* **Assignment**:
Every line from the one with "What is (p(-11)" to the end of the entries, both included, is to be copied exactly; the other lines stay out.

* **Records from a collection**:
────

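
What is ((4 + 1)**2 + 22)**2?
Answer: 2209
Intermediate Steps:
((4 + 1)**2 + 22)**2 = (5**2 + 22)**2 = (25 + 22)**2 = 47**2 = 2209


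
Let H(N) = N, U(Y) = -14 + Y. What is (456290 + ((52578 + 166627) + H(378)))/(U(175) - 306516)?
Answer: -675873/306355 ≈ -2.2062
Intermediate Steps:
(456290 + ((52578 + 166627) + H(378)))/(U(175) - 306516) = (456290 + ((52578 + 166627) + 378))/((-14 + 175) - 306516) = (456290 + (219205 + 378))/(161 - 306516) = (456290 + 219583)/(-306355) = 675873*(-1/306355) = -675873/306355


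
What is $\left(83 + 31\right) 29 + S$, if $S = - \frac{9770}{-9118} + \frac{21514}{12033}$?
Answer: $\frac{181518889313}{54858447} \approx 3308.9$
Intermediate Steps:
$S = \frac{156863531}{54858447}$ ($S = \left(-9770\right) \left(- \frac{1}{9118}\right) + 21514 \cdot \frac{1}{12033} = \frac{4885}{4559} + \frac{21514}{12033} = \frac{156863531}{54858447} \approx 2.8594$)
$\left(83 + 31\right) 29 + S = \left(83 + 31\right) 29 + \frac{156863531}{54858447} = 114 \cdot 29 + \frac{156863531}{54858447} = 3306 + \frac{156863531}{54858447} = \frac{181518889313}{54858447}$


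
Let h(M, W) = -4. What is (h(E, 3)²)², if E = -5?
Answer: 256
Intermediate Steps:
(h(E, 3)²)² = ((-4)²)² = 16² = 256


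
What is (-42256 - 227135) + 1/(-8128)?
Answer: -2189610049/8128 ≈ -2.6939e+5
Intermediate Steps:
(-42256 - 227135) + 1/(-8128) = -269391 - 1/8128 = -2189610049/8128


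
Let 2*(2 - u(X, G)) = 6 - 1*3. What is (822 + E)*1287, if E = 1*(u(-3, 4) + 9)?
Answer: 2140281/2 ≈ 1.0701e+6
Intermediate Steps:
u(X, G) = ½ (u(X, G) = 2 - (6 - 1*3)/2 = 2 - (6 - 3)/2 = 2 - ½*3 = 2 - 3/2 = ½)
E = 19/2 (E = 1*(½ + 9) = 1*(19/2) = 19/2 ≈ 9.5000)
(822 + E)*1287 = (822 + 19/2)*1287 = (1663/2)*1287 = 2140281/2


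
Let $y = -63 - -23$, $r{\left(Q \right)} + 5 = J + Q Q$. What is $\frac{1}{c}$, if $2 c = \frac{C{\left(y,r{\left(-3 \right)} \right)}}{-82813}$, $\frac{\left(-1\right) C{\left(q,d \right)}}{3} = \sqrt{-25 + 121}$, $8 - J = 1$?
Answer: $\frac{82813 \sqrt{6}}{36} \approx 5634.7$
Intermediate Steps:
$J = 7$ ($J = 8 - 1 = 7$)
$r{\left(Q \right)} = 2 + Q^{2}$ ($r{\left(Q \right)} = -5 + \left(7 + Q Q\right) = -5 + \left(7 + Q^{2}\right) = 2 + Q^{2}$)
$y = -40$ ($y = -63 + 23 = -40$)
$C{\left(q,d \right)} = - 12 \sqrt{6}$ ($C{\left(q,d \right)} = - 3 \sqrt{-25 + 121} = - 3 \sqrt{96} = - 3 \cdot 4 \sqrt{6} = - 12 \sqrt{6}$)
$c = \frac{6 \sqrt{6}}{82813}$ ($c = \frac{- 12 \sqrt{6} \frac{1}{-82813}}{2} = \frac{- 12 \sqrt{6} \left(- \frac{1}{82813}\right)}{2} = \frac{\frac{12}{82813} \sqrt{6}}{2} = \frac{6 \sqrt{6}}{82813} \approx 0.00017747$)
$\frac{1}{c} = \frac{1}{\frac{6}{82813} \sqrt{6}} = \frac{82813 \sqrt{6}}{36}$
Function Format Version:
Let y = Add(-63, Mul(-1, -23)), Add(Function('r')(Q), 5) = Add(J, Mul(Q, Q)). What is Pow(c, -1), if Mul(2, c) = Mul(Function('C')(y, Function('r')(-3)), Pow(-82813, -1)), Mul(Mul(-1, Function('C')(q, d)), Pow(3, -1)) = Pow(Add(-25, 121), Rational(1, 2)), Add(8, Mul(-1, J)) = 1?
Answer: Mul(Rational(82813, 36), Pow(6, Rational(1, 2))) ≈ 5634.7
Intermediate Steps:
J = 7 (J = Add(8, Mul(-1, 1)) = Add(8, -1) = 7)
Function('r')(Q) = Add(2, Pow(Q, 2)) (Function('r')(Q) = Add(-5, Add(7, Mul(Q, Q))) = Add(-5, Add(7, Pow(Q, 2))) = Add(2, Pow(Q, 2)))
y = -40 (y = Add(-63, 23) = -40)
Function('C')(q, d) = Mul(-12, Pow(6, Rational(1, 2))) (Function('C')(q, d) = Mul(-3, Pow(Add(-25, 121), Rational(1, 2))) = Mul(-3, Pow(96, Rational(1, 2))) = Mul(-3, Mul(4, Pow(6, Rational(1, 2)))) = Mul(-12, Pow(6, Rational(1, 2))))
c = Mul(Rational(6, 82813), Pow(6, Rational(1, 2))) (c = Mul(Rational(1, 2), Mul(Mul(-12, Pow(6, Rational(1, 2))), Pow(-82813, -1))) = Mul(Rational(1, 2), Mul(Mul(-12, Pow(6, Rational(1, 2))), Rational(-1, 82813))) = Mul(Rational(1, 2), Mul(Rational(12, 82813), Pow(6, Rational(1, 2)))) = Mul(Rational(6, 82813), Pow(6, Rational(1, 2))) ≈ 0.00017747)
Pow(c, -1) = Pow(Mul(Rational(6, 82813), Pow(6, Rational(1, 2))), -1) = Mul(Rational(82813, 36), Pow(6, Rational(1, 2)))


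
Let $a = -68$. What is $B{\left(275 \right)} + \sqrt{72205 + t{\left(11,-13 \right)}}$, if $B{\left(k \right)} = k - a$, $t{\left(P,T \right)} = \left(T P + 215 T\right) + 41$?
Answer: $343 + 2 \sqrt{17327} \approx 606.26$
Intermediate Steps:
$t{\left(P,T \right)} = 41 + 215 T + P T$ ($t{\left(P,T \right)} = \left(P T + 215 T\right) + 41 = \left(215 T + P T\right) + 41 = 41 + 215 T + P T$)
$B{\left(k \right)} = 68 + k$ ($B{\left(k \right)} = k - -68 = k + 68 = 68 + k$)
$B{\left(275 \right)} + \sqrt{72205 + t{\left(11,-13 \right)}} = \left(68 + 275\right) + \sqrt{72205 + \left(41 + 215 \left(-13\right) + 11 \left(-13\right)\right)} = 343 + \sqrt{72205 - 2897} = 343 + \sqrt{69308} = 343 + 2 \sqrt{17327}$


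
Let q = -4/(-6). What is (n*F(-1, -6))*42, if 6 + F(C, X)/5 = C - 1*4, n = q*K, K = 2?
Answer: -3080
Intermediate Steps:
q = 2/3 (q = -4*(-1/6) = 2/3 ≈ 0.66667)
n = 4/3 (n = (2/3)*2 = 4/3 ≈ 1.3333)
F(C, X) = -50 + 5*C (F(C, X) = -30 + 5*(C - 1*4) = -30 + 5*(C - 4) = -30 + 5*(-4 + C) = -30 + (-20 + 5*C) = -50 + 5*C)
(n*F(-1, -6))*42 = (4*(-50 + 5*(-1))/3)*42 = (4*(-50 - 5)/3)*42 = ((4/3)*(-55))*42 = -220/3*42 = -3080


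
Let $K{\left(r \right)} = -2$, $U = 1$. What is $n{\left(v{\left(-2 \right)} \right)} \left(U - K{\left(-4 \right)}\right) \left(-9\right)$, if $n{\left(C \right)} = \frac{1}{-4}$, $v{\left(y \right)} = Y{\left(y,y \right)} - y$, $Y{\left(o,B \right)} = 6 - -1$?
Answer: $\frac{27}{4} \approx 6.75$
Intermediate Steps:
$Y{\left(o,B \right)} = 7$ ($Y{\left(o,B \right)} = 6 + 1 = 7$)
$v{\left(y \right)} = 7 - y$
$n{\left(C \right)} = - \frac{1}{4}$
$n{\left(v{\left(-2 \right)} \right)} \left(U - K{\left(-4 \right)}\right) \left(-9\right) = - \frac{1 - -2}{4} \left(-9\right) = - \frac{1 + 2}{4} \left(-9\right) = \left(- \frac{1}{4}\right) 3 \left(-9\right) = \left(- \frac{3}{4}\right) \left(-9\right) = \frac{27}{4}$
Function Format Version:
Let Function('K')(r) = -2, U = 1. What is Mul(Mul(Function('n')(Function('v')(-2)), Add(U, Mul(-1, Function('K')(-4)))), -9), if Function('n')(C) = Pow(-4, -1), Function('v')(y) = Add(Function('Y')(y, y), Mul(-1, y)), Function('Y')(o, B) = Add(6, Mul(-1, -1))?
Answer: Rational(27, 4) ≈ 6.7500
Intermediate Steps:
Function('Y')(o, B) = 7 (Function('Y')(o, B) = Add(6, 1) = 7)
Function('v')(y) = Add(7, Mul(-1, y))
Function('n')(C) = Rational(-1, 4)
Mul(Mul(Function('n')(Function('v')(-2)), Add(U, Mul(-1, Function('K')(-4)))), -9) = Mul(Mul(Rational(-1, 4), Add(1, Mul(-1, -2))), -9) = Mul(Mul(Rational(-1, 4), Add(1, 2)), -9) = Mul(Mul(Rational(-1, 4), 3), -9) = Mul(Rational(-3, 4), -9) = Rational(27, 4)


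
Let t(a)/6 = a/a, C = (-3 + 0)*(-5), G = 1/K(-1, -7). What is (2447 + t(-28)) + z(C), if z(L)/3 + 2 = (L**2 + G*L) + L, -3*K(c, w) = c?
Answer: 3302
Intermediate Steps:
K(c, w) = -c/3
G = 3 (G = 1/(-1/3*(-1)) = 1/(1/3) = 3)
C = 15 (C = -3*(-5) = 15)
t(a) = 6 (t(a) = 6*(a/a) = 6*1 = 6)
z(L) = -6 + 3*L**2 + 12*L (z(L) = -6 + 3*((L**2 + 3*L) + L) = -6 + 3*(L**2 + 4*L) = -6 + (3*L**2 + 12*L) = -6 + 3*L**2 + 12*L)
(2447 + t(-28)) + z(C) = (2447 + 6) + (-6 + 3*15**2 + 12*15) = 2453 + (-6 + 3*225 + 180) = 2453 + (-6 + 675 + 180) = 2453 + 849 = 3302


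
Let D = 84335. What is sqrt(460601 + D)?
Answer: 2*sqrt(136234) ≈ 738.20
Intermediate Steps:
sqrt(460601 + D) = sqrt(460601 + 84335) = sqrt(544936) = 2*sqrt(136234)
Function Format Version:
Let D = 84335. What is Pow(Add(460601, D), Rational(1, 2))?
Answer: Mul(2, Pow(136234, Rational(1, 2))) ≈ 738.20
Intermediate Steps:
Pow(Add(460601, D), Rational(1, 2)) = Pow(Add(460601, 84335), Rational(1, 2)) = Pow(544936, Rational(1, 2)) = Mul(2, Pow(136234, Rational(1, 2)))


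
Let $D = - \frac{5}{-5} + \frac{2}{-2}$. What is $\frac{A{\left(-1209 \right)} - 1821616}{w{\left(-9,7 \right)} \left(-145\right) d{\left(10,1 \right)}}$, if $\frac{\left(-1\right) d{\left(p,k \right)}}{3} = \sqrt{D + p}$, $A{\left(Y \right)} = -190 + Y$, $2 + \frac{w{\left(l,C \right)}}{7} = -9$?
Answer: $\frac{364603 \sqrt{10}}{66990} \approx 17.211$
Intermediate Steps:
$w{\left(l,C \right)} = -77$ ($w{\left(l,C \right)} = -14 + 7 \left(-9\right) = -14 - 63 = -77$)
$D = 0$ ($D = \left(-5\right) \left(- \frac{1}{5}\right) + 2 \left(- \frac{1}{2}\right) = 1 - 1 = 0$)
$d{\left(p,k \right)} = - 3 \sqrt{p}$ ($d{\left(p,k \right)} = - 3 \sqrt{0 + p} = - 3 \sqrt{p}$)
$\frac{A{\left(-1209 \right)} - 1821616}{w{\left(-9,7 \right)} \left(-145\right) d{\left(10,1 \right)}} = \frac{\left(-190 - 1209\right) - 1821616}{\left(-77\right) \left(-145\right) \left(- 3 \sqrt{10}\right)} = \frac{-1399 - 1821616}{11165 \left(- 3 \sqrt{10}\right)} = - \frac{1823015}{\left(-33495\right) \sqrt{10}} = - 1823015 \left(- \frac{\sqrt{10}}{334950}\right) = \frac{364603 \sqrt{10}}{66990}$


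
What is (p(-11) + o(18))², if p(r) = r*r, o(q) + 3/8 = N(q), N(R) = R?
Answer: 1229881/64 ≈ 19217.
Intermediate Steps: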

────

* **Exercise answer**:
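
What is (p(-11) + o(18))², if p(r) = r*r, o(q) + 3/8 = N(q), N(R) = R?
Answer: 1229881/64 ≈ 19217.
Intermediate Steps: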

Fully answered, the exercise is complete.